Stored items:
━━━━━━━━━━━━━━━━━━━━━━━━━━━━━━

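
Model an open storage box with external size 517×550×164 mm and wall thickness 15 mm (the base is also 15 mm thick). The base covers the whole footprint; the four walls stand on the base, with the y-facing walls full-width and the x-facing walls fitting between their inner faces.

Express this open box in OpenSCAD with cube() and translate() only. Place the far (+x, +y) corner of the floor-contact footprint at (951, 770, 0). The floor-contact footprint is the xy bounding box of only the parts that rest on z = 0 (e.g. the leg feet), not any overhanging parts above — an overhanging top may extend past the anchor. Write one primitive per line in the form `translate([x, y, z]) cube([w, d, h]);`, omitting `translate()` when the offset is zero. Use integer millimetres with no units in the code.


translate([434, 220, 0]) cube([517, 550, 15]);
translate([434, 220, 15]) cube([517, 15, 149]);
translate([434, 755, 15]) cube([517, 15, 149]);
translate([434, 235, 15]) cube([15, 520, 149]);
translate([936, 235, 15]) cube([15, 520, 149]);


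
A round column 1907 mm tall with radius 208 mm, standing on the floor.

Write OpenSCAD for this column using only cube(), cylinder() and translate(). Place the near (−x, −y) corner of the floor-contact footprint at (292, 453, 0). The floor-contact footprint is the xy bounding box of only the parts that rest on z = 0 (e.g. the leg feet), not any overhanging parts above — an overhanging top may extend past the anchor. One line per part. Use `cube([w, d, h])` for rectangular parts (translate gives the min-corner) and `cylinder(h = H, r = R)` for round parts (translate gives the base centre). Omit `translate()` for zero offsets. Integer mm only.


translate([500, 661, 0]) cylinder(h = 1907, r = 208);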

━━━━━━━━━━━━━━━━━━━━━━━━━━━━━━

## To do
The records above are to be copied out exactly, line for line.

## Written answer
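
Model an open storage box with external size 517×550×164 mm and wall thickness 15 mm (the base is also 15 mm thick). The base covers the whole footprint; the four walls stand on the base, with the y-facing walls full-width and the x-facing walls fitting between their inner faces.

Express this open box in OpenSCAD with cube() and translate() only. Place the far (+x, +y) corner of the floor-contact footprint at (951, 770, 0). The floor-contact footprint is the xy bounding box of only the parts that rest on z = 0 (e.g. the leg feet), not any overhanging parts above — an overhanging top may extend past the anchor. Write one primitive per line in the form `translate([x, y, z]) cube([w, d, h]);`, omitting `translate()` when the offset is zero. Use integer millimetres with no units in the code.


translate([434, 220, 0]) cube([517, 550, 15]);
translate([434, 220, 15]) cube([517, 15, 149]);
translate([434, 755, 15]) cube([517, 15, 149]);
translate([434, 235, 15]) cube([15, 520, 149]);
translate([936, 235, 15]) cube([15, 520, 149]);


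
A round column 1907 mm tall with radius 208 mm, standing on the floor.

Write OpenSCAD for this column using only cube(), cylinder() and translate(). Place the near (−x, −y) corner of the floor-contact footprint at (292, 453, 0). The floor-contact footprint is the xy bounding box of only the parts that rest on z = 0 (e.g. the leg feet), not any overhanging parts above — an overhanging top may extend past the anchor. One line per part. Use `cube([w, d, h])` for rectangular parts (translate gives the min-corner) and `cylinder(h = H, r = R)` for round parts (translate gives the base centre). Omit `translate()` for zero offsets. Integer mm only.


translate([500, 661, 0]) cylinder(h = 1907, r = 208);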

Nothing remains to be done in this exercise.